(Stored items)
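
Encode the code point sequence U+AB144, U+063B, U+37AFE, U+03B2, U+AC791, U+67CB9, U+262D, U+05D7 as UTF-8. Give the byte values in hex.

F2 AB 85 84 D8 BB F0 B7 AB BE CE B2 F2 AC 9E 91 F1 A7 B2 B9 E2 98 AD D7 97

U+AB144: 4-byte form → F2 AB 85 84.
U+063B: 2-byte form → D8 BB.
U+37AFE: 4-byte form → F0 B7 AB BE.
U+03B2: 2-byte form → CE B2.
U+AC791: 4-byte form → F2 AC 9E 91.
U+67CB9: 4-byte form → F1 A7 B2 B9.
U+262D: 3-byte form → E2 98 AD.
U+05D7: 2-byte form → D7 97.
Concatenated (25 bytes): F2 AB 85 84 D8 BB F0 B7 AB BE CE B2 F2 AC 9E 91 F1 A7 B2 B9 E2 98 AD D7 97.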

PROBLEM TO SOLVE: Copy all the data. Match it exactly.

SOLUTION TO THIS TASK:
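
Encode the code point sequence U+AB144, U+063B, U+37AFE, U+03B2, U+AC791, U+67CB9, U+262D, U+05D7 as UTF-8. Give the byte values in hex.

F2 AB 85 84 D8 BB F0 B7 AB BE CE B2 F2 AC 9E 91 F1 A7 B2 B9 E2 98 AD D7 97

U+AB144: 4-byte form → F2 AB 85 84.
U+063B: 2-byte form → D8 BB.
U+37AFE: 4-byte form → F0 B7 AB BE.
U+03B2: 2-byte form → CE B2.
U+AC791: 4-byte form → F2 AC 9E 91.
U+67CB9: 4-byte form → F1 A7 B2 B9.
U+262D: 3-byte form → E2 98 AD.
U+05D7: 2-byte form → D7 97.
Concatenated (25 bytes): F2 AB 85 84 D8 BB F0 B7 AB BE CE B2 F2 AC 9E 91 F1 A7 B2 B9 E2 98 AD D7 97.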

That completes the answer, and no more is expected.